→ Instructions for the task
Your answer should be the exact lines of the data below from the one containing "P = [5/4 1; 1 4]" through the one containing "P = [13 3; 3 9/4]"; please include nothing else.

Saved entries
■ ■ ■ ■ ■ ■ ■

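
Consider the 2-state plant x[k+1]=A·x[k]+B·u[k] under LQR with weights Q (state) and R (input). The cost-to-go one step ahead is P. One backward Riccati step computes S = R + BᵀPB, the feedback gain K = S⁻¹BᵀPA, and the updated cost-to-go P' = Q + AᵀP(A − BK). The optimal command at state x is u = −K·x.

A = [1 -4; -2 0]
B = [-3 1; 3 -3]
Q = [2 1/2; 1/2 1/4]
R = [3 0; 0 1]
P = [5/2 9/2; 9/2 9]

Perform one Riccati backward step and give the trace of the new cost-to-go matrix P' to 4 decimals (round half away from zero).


7.7011

BᵀP = [6.0000 13.5000; -11.0000 -22.5000]
S = R + BᵀPB = [3 0; 0 1] + [22.5000 -34.5000; -34.5000 56.5000] = [25.5000 -34.5000; -34.5000 57.5000]
BᵀPA = [-21.0000 -24.0000; 34.0000 44.0000]
K = S⁻¹·BᵀPA = [-0.1250 0.5000; 0.5163 1.0652]
A−BK = [0.1087 -3.5652; -0.0761 1.6957]
AᵀP(A−BK) = [0.3207 0.2826; 0.2826 5.1304]
P' = Q + AᵀP(A−BK) = [2.3207 0.7826; 0.7826 5.3804]
tr(P') = 7.7011


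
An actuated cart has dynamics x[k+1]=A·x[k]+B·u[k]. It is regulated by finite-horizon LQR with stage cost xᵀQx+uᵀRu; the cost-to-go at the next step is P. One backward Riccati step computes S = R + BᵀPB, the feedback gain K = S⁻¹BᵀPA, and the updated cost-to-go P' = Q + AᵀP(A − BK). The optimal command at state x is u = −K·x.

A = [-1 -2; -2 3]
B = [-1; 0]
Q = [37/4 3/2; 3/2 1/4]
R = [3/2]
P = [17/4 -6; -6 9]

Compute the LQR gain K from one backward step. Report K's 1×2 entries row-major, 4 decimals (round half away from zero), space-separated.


-1.3478 4.6087

BᵀP = [-4.2500 6.0000]
S = R + BᵀPB = [3/2] + [4.2500] = [5.7500]
BᵀPA = [-7.7500 26.5000]
K = S⁻¹·BᵀPA = [-1.3478 4.6087]
A−BK = [-2.3478 2.6087; -2.0000 3.0000]
AᵀP(A−BK) = [5.8043 -15.7826; -15.7826 47.8696]
P' = Q + AᵀP(A−BK) = [15.0543 -14.2826; -14.2826 48.1196]
tr(P') = 63.1739


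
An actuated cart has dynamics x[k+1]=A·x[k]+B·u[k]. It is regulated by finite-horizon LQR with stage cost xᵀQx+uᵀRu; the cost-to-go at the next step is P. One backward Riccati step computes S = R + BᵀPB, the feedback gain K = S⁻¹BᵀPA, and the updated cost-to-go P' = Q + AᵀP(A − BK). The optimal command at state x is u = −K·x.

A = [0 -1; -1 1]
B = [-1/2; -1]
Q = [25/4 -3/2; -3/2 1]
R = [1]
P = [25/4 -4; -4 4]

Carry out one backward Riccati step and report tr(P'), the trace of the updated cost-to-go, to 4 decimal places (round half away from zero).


BᵀP = [0.8750 -2.0000]
S = R + BᵀPB = [1] + [1.5625] = [2.5625]
BᵀPA = [2.0000 -2.8750]
K = S⁻¹·BᵀPA = [0.7805 -1.1220]
A−BK = [0.3902 -1.5610; -0.2195 -0.1220]
AᵀP(A−BK) = [2.4390 -5.7561; -5.7561 15.0244]
P' = Q + AᵀP(A−BK) = [8.6890 -7.2561; -7.2561 16.0244]
tr(P') = 24.7134

24.7134


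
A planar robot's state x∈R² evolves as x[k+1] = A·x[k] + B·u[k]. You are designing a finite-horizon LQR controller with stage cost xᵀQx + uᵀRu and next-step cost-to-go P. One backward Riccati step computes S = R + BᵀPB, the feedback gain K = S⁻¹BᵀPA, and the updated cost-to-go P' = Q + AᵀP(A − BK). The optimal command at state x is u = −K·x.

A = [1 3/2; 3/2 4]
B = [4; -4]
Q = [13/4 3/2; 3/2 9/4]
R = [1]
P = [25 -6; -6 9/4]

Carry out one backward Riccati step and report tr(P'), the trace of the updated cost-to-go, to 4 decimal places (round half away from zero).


BᵀP = [124.0000 -33.0000]
S = R + BᵀPB = [1] + [628.0000] = [629.0000]
BᵀPA = [74.5000 54.0000]
K = S⁻¹·BᵀPA = [0.1184 0.0859]
A−BK = [0.5262 1.1566; 1.9738 4.3434]
AᵀP(A−BK) = [3.2386 7.1041; 7.1041 15.6141]
P' = Q + AᵀP(A−BK) = [6.4886 8.6041; 8.6041 17.8641]
tr(P') = 24.3526

24.3526


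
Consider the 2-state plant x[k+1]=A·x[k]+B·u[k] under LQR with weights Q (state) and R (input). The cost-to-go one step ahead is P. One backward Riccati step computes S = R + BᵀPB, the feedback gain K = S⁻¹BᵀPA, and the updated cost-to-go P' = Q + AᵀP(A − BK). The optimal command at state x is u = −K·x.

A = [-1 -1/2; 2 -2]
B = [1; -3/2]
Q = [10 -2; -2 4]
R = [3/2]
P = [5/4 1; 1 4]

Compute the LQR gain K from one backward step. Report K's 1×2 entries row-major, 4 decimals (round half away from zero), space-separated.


BᵀP = [-0.2500 -5.0000]
S = R + BᵀPB = [3/2] + [7.2500] = [8.7500]
BᵀPA = [-9.7500 10.1250]
K = S⁻¹·BᵀPA = [-1.1143 1.1571]
A−BK = [0.1143 -1.6571; 0.3286 -0.2643]
AᵀP(A−BK) = [2.3857 -3.0929; -3.0929 6.5964]
P' = Q + AᵀP(A−BK) = [12.3857 -5.0929; -5.0929 10.5964]
tr(P') = 22.9821

-1.1143 1.1571


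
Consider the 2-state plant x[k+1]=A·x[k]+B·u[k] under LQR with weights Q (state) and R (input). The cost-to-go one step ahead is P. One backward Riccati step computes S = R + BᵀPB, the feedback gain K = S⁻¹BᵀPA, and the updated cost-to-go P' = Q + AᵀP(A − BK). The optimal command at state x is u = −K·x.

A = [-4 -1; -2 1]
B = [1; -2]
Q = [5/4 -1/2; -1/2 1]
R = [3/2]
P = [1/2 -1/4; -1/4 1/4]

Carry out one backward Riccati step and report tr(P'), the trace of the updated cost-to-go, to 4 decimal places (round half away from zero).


BᵀP = [1.0000 -0.7500]
S = R + BᵀPB = [3/2] + [2.5000] = [4.0000]
BᵀPA = [-2.5000 -1.7500]
K = S⁻¹·BᵀPA = [-0.6250 -0.4375]
A−BK = [-3.3750 -0.5625; -3.2500 0.1250]
AᵀP(A−BK) = [3.4375 0.9063; 0.9063 0.4844]
P' = Q + AᵀP(A−BK) = [4.6875 0.4063; 0.4063 1.4844]
tr(P') = 6.1719

6.1719


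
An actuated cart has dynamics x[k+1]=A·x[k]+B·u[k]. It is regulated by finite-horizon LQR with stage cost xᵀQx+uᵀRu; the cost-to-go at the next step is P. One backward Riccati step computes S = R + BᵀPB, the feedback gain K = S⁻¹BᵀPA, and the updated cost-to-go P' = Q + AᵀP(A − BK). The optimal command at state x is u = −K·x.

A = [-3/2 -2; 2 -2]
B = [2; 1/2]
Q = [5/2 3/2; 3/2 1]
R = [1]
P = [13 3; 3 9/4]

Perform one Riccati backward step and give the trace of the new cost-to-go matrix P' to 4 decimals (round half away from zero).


15.9976

BᵀP = [27.5000 7.1250]
S = R + BᵀPB = [1] + [58.5625] = [59.5625]
BᵀPA = [-27.0000 -69.2500]
K = S⁻¹·BᵀPA = [-0.4533 -1.1626]
A−BK = [-0.5934 0.3253; 2.2267 -1.4187]
AᵀP(A−BK) = [8.0108 -4.3914; -4.3914 4.4869]
P' = Q + AᵀP(A−BK) = [10.5108 -2.8914; -2.8914 5.4869]
tr(P') = 15.9976


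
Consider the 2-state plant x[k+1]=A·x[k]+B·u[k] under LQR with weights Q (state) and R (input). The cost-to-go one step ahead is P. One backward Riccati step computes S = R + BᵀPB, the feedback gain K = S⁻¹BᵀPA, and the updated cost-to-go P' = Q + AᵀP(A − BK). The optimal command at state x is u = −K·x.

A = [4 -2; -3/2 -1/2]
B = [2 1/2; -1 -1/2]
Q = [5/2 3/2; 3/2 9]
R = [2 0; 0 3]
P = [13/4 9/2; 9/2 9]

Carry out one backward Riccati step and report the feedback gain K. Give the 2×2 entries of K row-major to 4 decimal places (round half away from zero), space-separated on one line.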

■ ■ ■ ■ ■ ■ ■

→ Solution below
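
P = [5/4 1; 1 4]

Compute the LQR gain K from one backward step. Report K's 1×2 entries row-major, 4 decimals (round half away from zero), space-separated.


BᵀP = [-0.2500 -5.0000]
S = R + BᵀPB = [3/2] + [7.2500] = [8.7500]
BᵀPA = [-9.7500 10.1250]
K = S⁻¹·BᵀPA = [-1.1143 1.1571]
A−BK = [0.1143 -1.6571; 0.3286 -0.2643]
AᵀP(A−BK) = [2.3857 -3.0929; -3.0929 6.5964]
P' = Q + AᵀP(A−BK) = [12.3857 -5.0929; -5.0929 10.5964]
tr(P') = 22.9821

-1.1143 1.1571


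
Consider the 2-state plant x[k+1]=A·x[k]+B·u[k] under LQR with weights Q (state) and R (input). The cost-to-go one step ahead is P. One backward Riccati step computes S = R + BᵀPB, the feedback gain K = S⁻¹BᵀPA, and the updated cost-to-go P' = Q + AᵀP(A − BK). The optimal command at state x is u = −K·x.

A = [-4 -1; -2 1]
B = [1; -2]
Q = [5/4 -1/2; -1/2 1]
R = [3/2]
P = [1/2 -1/4; -1/4 1/4]

Carry out one backward Riccati step and report tr(P'), the trace of the updated cost-to-go, to 4 decimal places (round half away from zero).


BᵀP = [1.0000 -0.7500]
S = R + BᵀPB = [3/2] + [2.5000] = [4.0000]
BᵀPA = [-2.5000 -1.7500]
K = S⁻¹·BᵀPA = [-0.6250 -0.4375]
A−BK = [-3.3750 -0.5625; -3.2500 0.1250]
AᵀP(A−BK) = [3.4375 0.9063; 0.9063 0.4844]
P' = Q + AᵀP(A−BK) = [4.6875 0.4063; 0.4063 1.4844]
tr(P') = 6.1719

6.1719


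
An actuated cart has dynamics x[k+1]=A·x[k]+B·u[k]. It is regulated by finite-horizon LQR with stage cost xᵀQx+uᵀRu; the cost-to-go at the next step is P. One backward Riccati step computes S = R + BᵀPB, the feedback gain K = S⁻¹BᵀPA, and the updated cost-to-go P' = Q + AᵀP(A − BK). The optimal command at state x is u = −K·x.

A = [-3/2 -2; 2 -2]
B = [2; 1/2]
Q = [5/2 3/2; 3/2 1]
R = [1]
P = [13 3; 3 9/4]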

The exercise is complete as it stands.